PROBLEM TO WORK ON.
In this exercise, every entry is to be copied exactly.

LISTED ENTRIES.
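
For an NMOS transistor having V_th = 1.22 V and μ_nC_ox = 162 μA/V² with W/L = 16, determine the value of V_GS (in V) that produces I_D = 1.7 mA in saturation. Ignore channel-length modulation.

V_GS = 2.37 V

k_n = μ_nC_ox · (W/L) = 2.592 mA/V².
In saturation I_D = ½ k_n (V_GS − V_th)², so V_GS − V_th = √(2 I_D / k_n) = √(2 × 1.7 / 2.592) = 1.15 V.
V_GS = 1.22 + 1.15 = 2.37 V.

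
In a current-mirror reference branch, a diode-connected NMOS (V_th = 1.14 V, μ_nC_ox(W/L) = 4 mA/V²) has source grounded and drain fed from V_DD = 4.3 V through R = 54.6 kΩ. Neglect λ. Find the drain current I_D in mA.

With gate tied to drain, V_GS = V_DS ≥ V_GS − V_th, so the device is in saturation.
KCL at the drain: ½ k_n (V_GS − V_th)² = (V_DD − V_GS)/R.
Let x = V_GS − 1.14. Then 109 x² + x − 3.16 = 0, giving x = 0.166 V (positive root), so V_GS = 1.31 V.
I_D = (V_DD − V_GS)/R = (4.3 − 1.31) / 54.6 = 0.0548 mA.

I_D = 0.0548 mA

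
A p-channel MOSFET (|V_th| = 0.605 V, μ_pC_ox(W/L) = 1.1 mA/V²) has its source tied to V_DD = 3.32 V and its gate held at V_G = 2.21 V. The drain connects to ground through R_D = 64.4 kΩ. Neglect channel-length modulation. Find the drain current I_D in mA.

I_D = 0.0500 mA

V_SG = V_DD − V_G = 3.32 − 2.21 = 1.11 V, so V_ov = 1.11 − 0.605 = 0.505 V.
Assume saturation: I_D = ½ k_p V_ov² = 0.5 × 1.1 × 0.505² = 0.14 mA, giving V_SD = V_DD − I_D R_D = 3.32 − 0.14 × 64.4 = -5.71 V.
But -5.71 V < V_ov = 0.505 V, so the device is actually in triode.
In triode I_D = k_p[V_ov V_SD − ½ V_SD²] and I_D = (V_DD − V_SD)/R_D. Equating: 35.4 V_SD² − 36.77 V_SD + 3.32 = 0, giving V_SD = 0.0999 V (the root below V_ov).
I_D = (3.32 − 0.0999) / 64.4 = 0.05 mA.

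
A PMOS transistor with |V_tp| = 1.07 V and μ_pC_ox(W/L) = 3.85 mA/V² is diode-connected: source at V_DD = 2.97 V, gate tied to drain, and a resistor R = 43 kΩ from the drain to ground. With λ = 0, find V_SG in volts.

V_SG = 1.22 V

With gate tied to drain, V_SG = V_SD ≥ V_SG − |V_tp|, so the device is in saturation.
KCL at the drain: ½ k_p (V_SG − |V_tp|)² = (V_DD − V_SG)/R.
Let x = V_SG − 1.07. Then 82.8 x² + x − 1.9 = 0, giving x = 0.146 V (positive root), so V_SG = 1.22 V.
I_D = (V_DD − V_SG)/R = (2.97 − 1.22) / 43 = 0.0408 mA.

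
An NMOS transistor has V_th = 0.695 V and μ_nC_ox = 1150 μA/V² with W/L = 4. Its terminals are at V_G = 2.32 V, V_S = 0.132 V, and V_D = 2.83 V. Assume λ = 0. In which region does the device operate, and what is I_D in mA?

Saturation; I_D = 5.13 mA

V_GS = V_G − V_S = 2.32 − 0.132 = 2.19 V; V_DS = V_D − V_S = 2.83 − 0.132 = 2.7 V.
k_n = μ_nC_ox · (W/L) = 4.6 mA/V².
V_ov = V_GS − V_th = 2.19 − 0.695 = 1.49 V.
Since V_DS = 2.7 V ≥ V_ov = 1.49 V, the device is in saturation.
I_D = ½ k_n V_ov² = 0.5 × 4.6 × 1.49² = 5.13 mA.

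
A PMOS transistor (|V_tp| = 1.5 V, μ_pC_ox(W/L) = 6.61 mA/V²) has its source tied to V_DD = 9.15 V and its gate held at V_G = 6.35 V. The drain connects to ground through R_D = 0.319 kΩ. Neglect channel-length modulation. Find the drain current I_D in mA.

V_SG = V_DD − V_G = 9.15 − 6.35 = 2.8 V, so V_ov = 2.8 − 1.5 = 1.3 V.
Assume saturation: I_D = ½ k_p V_ov² = 0.5 × 6.61 × 1.3² = 5.59 mA, giving V_SD = V_DD − I_D R_D = 9.15 − 5.59 × 0.319 = 7.37 V.
V_SD = 7.37 V ≥ V_ov = 1.3 V, confirming saturation.

I_D = 5.59 mA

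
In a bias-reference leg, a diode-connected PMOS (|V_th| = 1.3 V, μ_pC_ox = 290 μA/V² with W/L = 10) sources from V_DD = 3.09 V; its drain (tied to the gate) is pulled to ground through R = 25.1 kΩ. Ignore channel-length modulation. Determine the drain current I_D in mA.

With gate tied to drain, V_SG = V_SD ≥ V_SG − |V_th|, so the device is in saturation.
k_p = μ_pC_ox · (W/L) = 2.9 mA/V².
KCL at the drain: ½ k_p (V_SG − |V_th|)² = (V_DD − V_SG)/R.
Let x = V_SG − 1.3. Then 36.4 x² + x − 1.79 = 0, giving x = 0.208 V (positive root), so V_SG = 1.51 V.
I_D = (V_DD − V_SG)/R = (3.09 − 1.51) / 25.1 = 0.063 mA.

I_D = 0.0630 mA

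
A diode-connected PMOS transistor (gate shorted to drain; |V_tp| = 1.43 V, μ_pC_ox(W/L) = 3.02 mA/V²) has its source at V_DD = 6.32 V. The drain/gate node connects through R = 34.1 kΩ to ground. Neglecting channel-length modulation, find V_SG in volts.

V_SG = 1.73 V

With gate tied to drain, V_SG = V_SD ≥ V_SG − |V_tp|, so the device is in saturation.
KCL at the drain: ½ k_p (V_SG − |V_tp|)² = (V_DD − V_SG)/R.
Let x = V_SG − 1.43. Then 51.5 x² + x − 4.89 = 0, giving x = 0.299 V (positive root), so V_SG = 1.73 V.
I_D = (V_DD − V_SG)/R = (6.32 − 1.73) / 34.1 = 0.135 mA.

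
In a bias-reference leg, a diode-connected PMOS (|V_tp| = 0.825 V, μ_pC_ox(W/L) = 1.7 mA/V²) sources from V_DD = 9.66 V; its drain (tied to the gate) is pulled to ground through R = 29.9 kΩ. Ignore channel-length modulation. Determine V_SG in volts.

V_SG = 1.40 V

With gate tied to drain, V_SG = V_SD ≥ V_SG − |V_tp|, so the device is in saturation.
KCL at the drain: ½ k_p (V_SG − |V_tp|)² = (V_DD − V_SG)/R.
Let x = V_SG − 0.825. Then 25.4 x² + x − 8.835 = 0, giving x = 0.57 V (positive root), so V_SG = 1.4 V.
I_D = (V_DD − V_SG)/R = (9.66 − 1.4) / 29.9 = 0.276 mA.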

EXPECTED OUTPUT.
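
For an NMOS transistor having V_th = 1.22 V and μ_nC_ox = 162 μA/V² with W/L = 16, determine the value of V_GS (in V) that produces I_D = 1.7 mA in saturation. Ignore channel-length modulation.

V_GS = 2.37 V

k_n = μ_nC_ox · (W/L) = 2.592 mA/V².
In saturation I_D = ½ k_n (V_GS − V_th)², so V_GS − V_th = √(2 I_D / k_n) = √(2 × 1.7 / 2.592) = 1.15 V.
V_GS = 1.22 + 1.15 = 2.37 V.

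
In a current-mirror reference branch, a diode-connected NMOS (V_th = 1.14 V, μ_nC_ox(W/L) = 4 mA/V²) has source grounded and drain fed from V_DD = 4.3 V through R = 54.6 kΩ. Neglect λ. Find the drain current I_D in mA.

With gate tied to drain, V_GS = V_DS ≥ V_GS − V_th, so the device is in saturation.
KCL at the drain: ½ k_n (V_GS − V_th)² = (V_DD − V_GS)/R.
Let x = V_GS − 1.14. Then 109 x² + x − 3.16 = 0, giving x = 0.166 V (positive root), so V_GS = 1.31 V.
I_D = (V_DD − V_GS)/R = (4.3 − 1.31) / 54.6 = 0.0548 mA.

I_D = 0.0548 mA

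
A p-channel MOSFET (|V_th| = 0.605 V, μ_pC_ox(W/L) = 1.1 mA/V²) has its source tied to V_DD = 3.32 V and its gate held at V_G = 2.21 V. The drain connects to ground through R_D = 64.4 kΩ. Neglect channel-length modulation. Find the drain current I_D in mA.

I_D = 0.0500 mA

V_SG = V_DD − V_G = 3.32 − 2.21 = 1.11 V, so V_ov = 1.11 − 0.605 = 0.505 V.
Assume saturation: I_D = ½ k_p V_ov² = 0.5 × 1.1 × 0.505² = 0.14 mA, giving V_SD = V_DD − I_D R_D = 3.32 − 0.14 × 64.4 = -5.71 V.
But -5.71 V < V_ov = 0.505 V, so the device is actually in triode.
In triode I_D = k_p[V_ov V_SD − ½ V_SD²] and I_D = (V_DD − V_SD)/R_D. Equating: 35.4 V_SD² − 36.77 V_SD + 3.32 = 0, giving V_SD = 0.0999 V (the root below V_ov).
I_D = (3.32 − 0.0999) / 64.4 = 0.05 mA.

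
A PMOS transistor with |V_tp| = 1.07 V and μ_pC_ox(W/L) = 3.85 mA/V² is diode-connected: source at V_DD = 2.97 V, gate tied to drain, and a resistor R = 43 kΩ from the drain to ground. With λ = 0, find V_SG in volts.

V_SG = 1.22 V

With gate tied to drain, V_SG = V_SD ≥ V_SG − |V_tp|, so the device is in saturation.
KCL at the drain: ½ k_p (V_SG − |V_tp|)² = (V_DD − V_SG)/R.
Let x = V_SG − 1.07. Then 82.8 x² + x − 1.9 = 0, giving x = 0.146 V (positive root), so V_SG = 1.22 V.
I_D = (V_DD − V_SG)/R = (2.97 − 1.22) / 43 = 0.0408 mA.

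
An NMOS transistor has V_th = 0.695 V and μ_nC_ox = 1150 μA/V² with W/L = 4. Its terminals are at V_G = 2.32 V, V_S = 0.132 V, and V_D = 2.83 V. Assume λ = 0. In which region does the device operate, and what is I_D in mA?

Saturation; I_D = 5.13 mA

V_GS = V_G − V_S = 2.32 − 0.132 = 2.19 V; V_DS = V_D − V_S = 2.83 − 0.132 = 2.7 V.
k_n = μ_nC_ox · (W/L) = 4.6 mA/V².
V_ov = V_GS − V_th = 2.19 − 0.695 = 1.49 V.
Since V_DS = 2.7 V ≥ V_ov = 1.49 V, the device is in saturation.
I_D = ½ k_n V_ov² = 0.5 × 4.6 × 1.49² = 5.13 mA.

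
A PMOS transistor (|V_tp| = 1.5 V, μ_pC_ox(W/L) = 6.61 mA/V²) has its source tied to V_DD = 9.15 V and its gate held at V_G = 6.35 V. The drain connects to ground through R_D = 0.319 kΩ. Neglect channel-length modulation. Find the drain current I_D in mA.

V_SG = V_DD − V_G = 9.15 − 6.35 = 2.8 V, so V_ov = 2.8 − 1.5 = 1.3 V.
Assume saturation: I_D = ½ k_p V_ov² = 0.5 × 6.61 × 1.3² = 5.59 mA, giving V_SD = V_DD − I_D R_D = 9.15 − 5.59 × 0.319 = 7.37 V.
V_SD = 7.37 V ≥ V_ov = 1.3 V, confirming saturation.

I_D = 5.59 mA

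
In a bias-reference leg, a diode-connected PMOS (|V_th| = 1.3 V, μ_pC_ox = 290 μA/V² with W/L = 10) sources from V_DD = 3.09 V; its drain (tied to the gate) is pulled to ground through R = 25.1 kΩ. Ignore channel-length modulation. Determine the drain current I_D in mA.

With gate tied to drain, V_SG = V_SD ≥ V_SG − |V_th|, so the device is in saturation.
k_p = μ_pC_ox · (W/L) = 2.9 mA/V².
KCL at the drain: ½ k_p (V_SG − |V_th|)² = (V_DD − V_SG)/R.
Let x = V_SG − 1.3. Then 36.4 x² + x − 1.79 = 0, giving x = 0.208 V (positive root), so V_SG = 1.51 V.
I_D = (V_DD − V_SG)/R = (3.09 − 1.51) / 25.1 = 0.063 mA.

I_D = 0.0630 mA

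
A diode-connected PMOS transistor (gate shorted to drain; |V_tp| = 1.43 V, μ_pC_ox(W/L) = 3.02 mA/V²) has its source at V_DD = 6.32 V. The drain/gate node connects through R = 34.1 kΩ to ground. Neglecting channel-length modulation, find V_SG in volts.

V_SG = 1.73 V

With gate tied to drain, V_SG = V_SD ≥ V_SG − |V_tp|, so the device is in saturation.
KCL at the drain: ½ k_p (V_SG − |V_tp|)² = (V_DD − V_SG)/R.
Let x = V_SG − 1.43. Then 51.5 x² + x − 4.89 = 0, giving x = 0.299 V (positive root), so V_SG = 1.73 V.
I_D = (V_DD − V_SG)/R = (6.32 − 1.73) / 34.1 = 0.135 mA.

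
In a bias-reference leg, a diode-connected PMOS (|V_tp| = 0.825 V, μ_pC_ox(W/L) = 1.7 mA/V²) sources from V_DD = 9.66 V; its drain (tied to the gate) is pulled to ground through R = 29.9 kΩ. Ignore channel-length modulation. Determine V_SG in volts.

V_SG = 1.40 V

With gate tied to drain, V_SG = V_SD ≥ V_SG − |V_tp|, so the device is in saturation.
KCL at the drain: ½ k_p (V_SG − |V_tp|)² = (V_DD − V_SG)/R.
Let x = V_SG − 0.825. Then 25.4 x² + x − 8.835 = 0, giving x = 0.57 V (positive root), so V_SG = 1.4 V.
I_D = (V_DD − V_SG)/R = (9.66 − 1.4) / 29.9 = 0.276 mA.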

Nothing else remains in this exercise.